* _Work instructions_
Every line of the material below should be retyped exactly.

═════ Data for analysis ═════

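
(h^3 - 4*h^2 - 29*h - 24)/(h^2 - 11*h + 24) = (h^2 + 4*h + 3)/(h - 3)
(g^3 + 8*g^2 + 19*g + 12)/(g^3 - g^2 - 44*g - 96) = (g + 1)/(g - 8)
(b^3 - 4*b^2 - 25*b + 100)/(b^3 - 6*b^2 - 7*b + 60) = (b + 5)/(b + 3)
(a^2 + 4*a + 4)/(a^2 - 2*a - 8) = (a + 2)/(a - 4)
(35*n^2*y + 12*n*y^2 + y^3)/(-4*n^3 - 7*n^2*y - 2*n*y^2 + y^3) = y*(35*n^2 + 12*n*y + y^2)/(-4*n^3 - 7*n^2*y - 2*n*y^2 + y^3)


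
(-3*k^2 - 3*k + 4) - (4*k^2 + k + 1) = -7*k^2 - 4*k + 3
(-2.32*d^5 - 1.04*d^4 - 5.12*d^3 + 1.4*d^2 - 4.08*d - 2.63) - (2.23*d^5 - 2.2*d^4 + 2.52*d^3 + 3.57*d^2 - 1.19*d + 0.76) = -4.55*d^5 + 1.16*d^4 - 7.64*d^3 - 2.17*d^2 - 2.89*d - 3.39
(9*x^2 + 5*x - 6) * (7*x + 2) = 63*x^3 + 53*x^2 - 32*x - 12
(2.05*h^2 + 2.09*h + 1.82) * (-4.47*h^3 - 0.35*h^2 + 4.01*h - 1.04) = -9.1635*h^5 - 10.0598*h^4 - 0.646400000000002*h^3 + 5.6119*h^2 + 5.1246*h - 1.8928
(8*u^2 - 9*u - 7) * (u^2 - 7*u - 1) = 8*u^4 - 65*u^3 + 48*u^2 + 58*u + 7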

═════

* _Exercise answer_
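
(h^3 - 4*h^2 - 29*h - 24)/(h^2 - 11*h + 24) = (h^2 + 4*h + 3)/(h - 3)
(g^3 + 8*g^2 + 19*g + 12)/(g^3 - g^2 - 44*g - 96) = (g + 1)/(g - 8)
(b^3 - 4*b^2 - 25*b + 100)/(b^3 - 6*b^2 - 7*b + 60) = (b + 5)/(b + 3)
(a^2 + 4*a + 4)/(a^2 - 2*a - 8) = (a + 2)/(a - 4)
(35*n^2*y + 12*n*y^2 + y^3)/(-4*n^3 - 7*n^2*y - 2*n*y^2 + y^3) = y*(35*n^2 + 12*n*y + y^2)/(-4*n^3 - 7*n^2*y - 2*n*y^2 + y^3)


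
(-3*k^2 - 3*k + 4) - (4*k^2 + k + 1) = -7*k^2 - 4*k + 3
(-2.32*d^5 - 1.04*d^4 - 5.12*d^3 + 1.4*d^2 - 4.08*d - 2.63) - (2.23*d^5 - 2.2*d^4 + 2.52*d^3 + 3.57*d^2 - 1.19*d + 0.76) = -4.55*d^5 + 1.16*d^4 - 7.64*d^3 - 2.17*d^2 - 2.89*d - 3.39
(9*x^2 + 5*x - 6) * (7*x + 2) = 63*x^3 + 53*x^2 - 32*x - 12
(2.05*h^2 + 2.09*h + 1.82) * (-4.47*h^3 - 0.35*h^2 + 4.01*h - 1.04) = -9.1635*h^5 - 10.0598*h^4 - 0.646400000000002*h^3 + 5.6119*h^2 + 5.1246*h - 1.8928
(8*u^2 - 9*u - 7) * (u^2 - 7*u - 1) = 8*u^4 - 65*u^3 + 48*u^2 + 58*u + 7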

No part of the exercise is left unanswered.